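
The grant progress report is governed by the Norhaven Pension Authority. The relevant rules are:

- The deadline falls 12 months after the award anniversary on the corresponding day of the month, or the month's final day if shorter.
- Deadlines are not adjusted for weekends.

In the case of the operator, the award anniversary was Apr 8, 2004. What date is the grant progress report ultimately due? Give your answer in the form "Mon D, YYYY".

Apr 8, 2005

12 months from Apr 8, 2004 is Apr 8, 2005.
Apr 8, 2005 falls on a Friday. The rules make no weekend/holiday allowance, so it remains Apr 8, 2005.
Final deadline: Apr 8, 2005.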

· · · · ·

→ **Task goal**:
Keep only the lines from the one containing "In the case" through the final line of the records, and transcribe them exactly.

→ **Task solution**:
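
In the case of the operator, the award anniversary was Apr 8, 2004. What date is the grant progress report ultimately due? Give your answer in the form "Mon D, YYYY".

Apr 8, 2005

12 months from Apr 8, 2004 is Apr 8, 2005.
Apr 8, 2005 falls on a Friday. The rules make no weekend/holiday allowance, so it remains Apr 8, 2005.
Final deadline: Apr 8, 2005.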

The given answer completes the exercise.